▸ Records supplied
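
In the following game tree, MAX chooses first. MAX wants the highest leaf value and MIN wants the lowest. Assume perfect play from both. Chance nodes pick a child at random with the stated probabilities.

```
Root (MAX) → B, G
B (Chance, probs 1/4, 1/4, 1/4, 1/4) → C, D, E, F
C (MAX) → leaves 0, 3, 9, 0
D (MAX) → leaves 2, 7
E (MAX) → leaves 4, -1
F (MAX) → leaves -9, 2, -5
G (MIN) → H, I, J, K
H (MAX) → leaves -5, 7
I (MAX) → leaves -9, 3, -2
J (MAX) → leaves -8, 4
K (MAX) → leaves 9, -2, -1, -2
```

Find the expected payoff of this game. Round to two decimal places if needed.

5.5

C (MAX): max(0, 3, 9, 0) = 9
D (MAX): max(2, 7) = 7
E (MAX): max(4, -1) = 4
F (MAX): max(-9, 2, -5) = 2
B (Chance): 1/4·9 + 1/4·7 + 1/4·4 + 1/4·2 = 5.5
H (MAX): max(-5, 7) = 7
I (MAX): max(-9, 3, -2) = 3
J (MAX): max(-8, 4) = 4
K (MAX): max(9, -2, -1, -2) = 9
G (MIN): min(7, 3, 4, 9) = 3
Root (MAX): max(5.5, 3) = 5.5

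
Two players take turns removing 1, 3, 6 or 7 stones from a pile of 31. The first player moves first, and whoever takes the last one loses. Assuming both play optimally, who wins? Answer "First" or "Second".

First

Positions where the player to move wins (W) vs loses (L):
i:   0  1  2  3  4  5  6  7  8  9 10 11 12 13 14 15 16 17 18 19 20 21 22 23 24 25 26 27 28 29 30 31
     W  L  W  L  W  L  W  W  W  W  W  W  W  L  W  L  W  L  W  W  W  W  W  W  W  L  W  L  W  L  W  W
Position 31 is W, so the first player wins.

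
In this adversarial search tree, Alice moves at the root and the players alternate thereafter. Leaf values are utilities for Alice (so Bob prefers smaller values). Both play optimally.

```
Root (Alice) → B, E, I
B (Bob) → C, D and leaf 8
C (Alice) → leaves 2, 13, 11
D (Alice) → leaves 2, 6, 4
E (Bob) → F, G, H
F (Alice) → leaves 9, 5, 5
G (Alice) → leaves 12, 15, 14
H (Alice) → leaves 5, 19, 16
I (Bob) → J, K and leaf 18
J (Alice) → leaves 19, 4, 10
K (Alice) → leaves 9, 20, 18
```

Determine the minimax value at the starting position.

18

C (Alice): max(2, 13, 11) = 13
D (Alice): max(2, 6, 4) = 6
B (Bob): min(13, 6, 8) = 6
F (Alice): max(9, 5, 5) = 9
G (Alice): max(12, 15, 14) = 15
H (Alice): max(5, 19, 16) = 19
E (Bob): min(9, 15, 19) = 9
J (Alice): max(19, 4, 10) = 19
K (Alice): max(9, 20, 18) = 20
I (Bob): min(19, 20, 18) = 18
Root (Alice): max(6, 9, 18) = 18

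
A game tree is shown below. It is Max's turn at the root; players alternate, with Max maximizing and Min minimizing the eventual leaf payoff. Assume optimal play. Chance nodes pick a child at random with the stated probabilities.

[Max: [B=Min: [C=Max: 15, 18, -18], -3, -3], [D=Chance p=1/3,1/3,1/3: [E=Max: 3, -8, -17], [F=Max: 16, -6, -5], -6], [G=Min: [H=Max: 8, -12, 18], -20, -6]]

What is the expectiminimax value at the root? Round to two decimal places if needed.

4.33

C (Max): max(15, 18, -18) = 18
B (Min): min(18, -3, -3) = -3
E (Max): max(3, -8, -17) = 3
F (Max): max(16, -6, -5) = 16
D (Chance): 1/3·3 + 1/3·16 + 1/3·-6 = 4.33
H (Max): max(8, -12, 18) = 18
G (Min): min(18, -20, -6) = -20
Root (Max): max(-3, 4.33, -20) = 4.33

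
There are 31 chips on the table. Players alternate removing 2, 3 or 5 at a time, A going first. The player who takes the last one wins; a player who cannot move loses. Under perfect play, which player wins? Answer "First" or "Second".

W/L table (W = player to move can force a win):
i:   0  1  2  3  4  5  6  7  8  9 10 11 12 13 14 15 16 17 18 19 20 21 22 23 24 25 26 27 28 29 30 31
     L  L  W  W  W  W  W  L  L  W  W  W  W  W  L  L  W  W  W  W  W  L  L  W  W  W  W  W  L  L  W  W
Position 31 is W, so the first player wins.

First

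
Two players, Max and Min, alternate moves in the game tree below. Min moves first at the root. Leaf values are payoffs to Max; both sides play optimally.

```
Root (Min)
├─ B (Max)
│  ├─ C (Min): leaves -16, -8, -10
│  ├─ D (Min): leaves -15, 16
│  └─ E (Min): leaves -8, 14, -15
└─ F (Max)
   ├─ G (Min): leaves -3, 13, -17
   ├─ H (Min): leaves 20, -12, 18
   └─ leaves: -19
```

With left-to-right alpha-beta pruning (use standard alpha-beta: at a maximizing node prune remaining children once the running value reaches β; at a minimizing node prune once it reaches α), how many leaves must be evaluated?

C [α=-∞,β=+∞]: v=-16
D [α=-16,β=+∞]: v=-15
E [α=-15,β=+∞]: v=-15
B [α=-∞,β=+∞]: v=-15
G [α=-∞,β=-15]: v=-17
H [α=-17,β=-15]: v=-12
F [α=-∞,β=-15]: v=-12 after child 2 ≥ β → β-cutoff, skip 1
Root [α=-∞,β=+∞]: v=-15
Leaves evaluated: 14 of 15.

14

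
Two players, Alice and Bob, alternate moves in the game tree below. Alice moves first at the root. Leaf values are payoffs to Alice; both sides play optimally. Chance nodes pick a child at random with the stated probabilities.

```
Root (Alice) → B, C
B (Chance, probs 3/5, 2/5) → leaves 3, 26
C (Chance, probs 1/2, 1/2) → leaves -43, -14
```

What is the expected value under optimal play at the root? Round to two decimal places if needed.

B (Chance): 3/5·3 + 2/5·26 = 12.2
C (Chance): 1/2·-43 + 1/2·-14 = -28.5
Root (Alice): max(12.2, -28.5) = 12.2

12.2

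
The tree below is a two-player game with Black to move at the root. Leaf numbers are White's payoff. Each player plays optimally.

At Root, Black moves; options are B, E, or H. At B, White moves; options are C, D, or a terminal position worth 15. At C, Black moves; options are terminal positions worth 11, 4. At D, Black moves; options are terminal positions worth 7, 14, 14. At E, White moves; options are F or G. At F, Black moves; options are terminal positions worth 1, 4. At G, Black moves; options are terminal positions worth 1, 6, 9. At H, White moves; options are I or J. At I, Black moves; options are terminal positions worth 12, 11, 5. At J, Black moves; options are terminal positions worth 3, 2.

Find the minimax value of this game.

1

C (Black): min(11, 4) = 4
D (Black): min(7, 14, 14) = 7
B (White): max(4, 7, 15) = 15
F (Black): min(1, 4) = 1
G (Black): min(1, 6, 9) = 1
E (White): max(1, 1) = 1
I (Black): min(12, 11, 5) = 5
J (Black): min(3, 2) = 2
H (White): max(5, 2) = 5
Root (Black): min(15, 1, 5) = 1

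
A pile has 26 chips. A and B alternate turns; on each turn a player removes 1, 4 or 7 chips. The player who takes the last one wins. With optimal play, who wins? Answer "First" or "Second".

Second

Mark each pile size as W (mover wins) or L (mover loses):
i:   0  1  2  3  4  5  6  7  8  9 10 11 12 13 14 15 16 17 18 19 20 21 22 23 24 25 26
     L  W  L  W  W  L  W  W  L  W  L  W  W  L  W  W  L  W  L  W  W  L  W  W  L  W  L
Position 26 is L, so the second player wins.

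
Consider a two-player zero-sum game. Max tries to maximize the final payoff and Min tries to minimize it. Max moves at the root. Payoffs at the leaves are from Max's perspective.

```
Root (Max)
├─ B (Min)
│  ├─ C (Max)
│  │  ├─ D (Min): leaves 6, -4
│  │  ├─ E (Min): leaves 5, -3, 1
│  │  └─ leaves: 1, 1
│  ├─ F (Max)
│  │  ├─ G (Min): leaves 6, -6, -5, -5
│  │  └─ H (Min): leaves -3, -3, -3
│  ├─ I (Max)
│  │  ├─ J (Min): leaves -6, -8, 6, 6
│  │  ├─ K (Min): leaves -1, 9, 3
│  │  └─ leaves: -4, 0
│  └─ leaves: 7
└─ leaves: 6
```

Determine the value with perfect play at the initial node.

D (Min): min(6, -4) = -4
E (Min): min(5, -3, 1) = -3
C (Max): max(-4, -3, 1, 1) = 1
G (Min): min(6, -6, -5, -5) = -6
H (Min): min(-3, -3, -3) = -3
F (Max): max(-6, -3) = -3
J (Min): min(-6, -8, 6, 6) = -8
K (Min): min(-1, 9, 3) = -1
I (Max): max(-8, -1, -4, 0) = 0
B (Min): min(1, -3, 0, 7) = -3
Root (Max): max(-3, 6) = 6

6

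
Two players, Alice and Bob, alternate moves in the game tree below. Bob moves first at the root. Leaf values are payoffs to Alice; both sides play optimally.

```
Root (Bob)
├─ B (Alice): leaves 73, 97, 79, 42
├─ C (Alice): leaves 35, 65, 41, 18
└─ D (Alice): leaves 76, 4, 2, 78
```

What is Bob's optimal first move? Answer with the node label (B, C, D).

B (Alice): max(73, 97, 79, 42) = 97
C (Alice): max(35, 65, 41, 18) = 65
D (Alice): max(76, 4, 2, 78) = 78
Root (Bob): min(97, 65, 78) = 65
Bob picks the child with the lowest value: C (value 65).

C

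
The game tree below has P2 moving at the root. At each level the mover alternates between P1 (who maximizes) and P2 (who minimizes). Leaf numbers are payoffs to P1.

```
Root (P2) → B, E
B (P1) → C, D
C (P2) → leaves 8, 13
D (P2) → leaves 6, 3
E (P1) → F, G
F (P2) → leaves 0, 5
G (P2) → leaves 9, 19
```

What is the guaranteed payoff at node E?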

▸ Exercise instructions
Look through the data above. Copy every line with the string "Assume" in it.

▸ Output of the task
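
In the following game tree, MAX chooses first. MAX wants the highest leaf value and MIN wants the lowest. Assume perfect play from both. Chance nodes pick a child at random with the stated probabilities.
A game tree is shown below. It is Max's turn at the root; players alternate, with Max maximizing and Min minimizing the eventual leaf payoff. Assume optimal play. Chance nodes pick a child at random with the stated probabilities.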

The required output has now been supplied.